=== Section Start ===
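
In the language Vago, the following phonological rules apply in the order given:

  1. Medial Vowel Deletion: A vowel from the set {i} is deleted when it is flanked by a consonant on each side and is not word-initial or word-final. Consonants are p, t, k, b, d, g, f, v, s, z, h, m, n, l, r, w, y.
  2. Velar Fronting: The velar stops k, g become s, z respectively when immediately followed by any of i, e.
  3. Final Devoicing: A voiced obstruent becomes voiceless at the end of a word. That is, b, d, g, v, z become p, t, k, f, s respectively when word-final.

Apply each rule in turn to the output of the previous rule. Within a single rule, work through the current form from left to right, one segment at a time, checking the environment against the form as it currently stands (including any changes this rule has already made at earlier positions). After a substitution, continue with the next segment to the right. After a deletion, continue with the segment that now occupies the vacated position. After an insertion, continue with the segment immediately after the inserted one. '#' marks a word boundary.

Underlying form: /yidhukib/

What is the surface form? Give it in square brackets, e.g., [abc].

1 Medial Vowel Deletion: [yidhukib] → [ydhukb]
2 Velar Fronting: no change — [ydhukb]
3 Final Devoicing: [ydhukb] → [ydhukp]

[ydhukp]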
=== Section End ===
→ **How to complete this task**: Go through the records line by line and give the number of lines with the string "respectively" in them, stating nothing else.

→ **Response to the exercise**: 2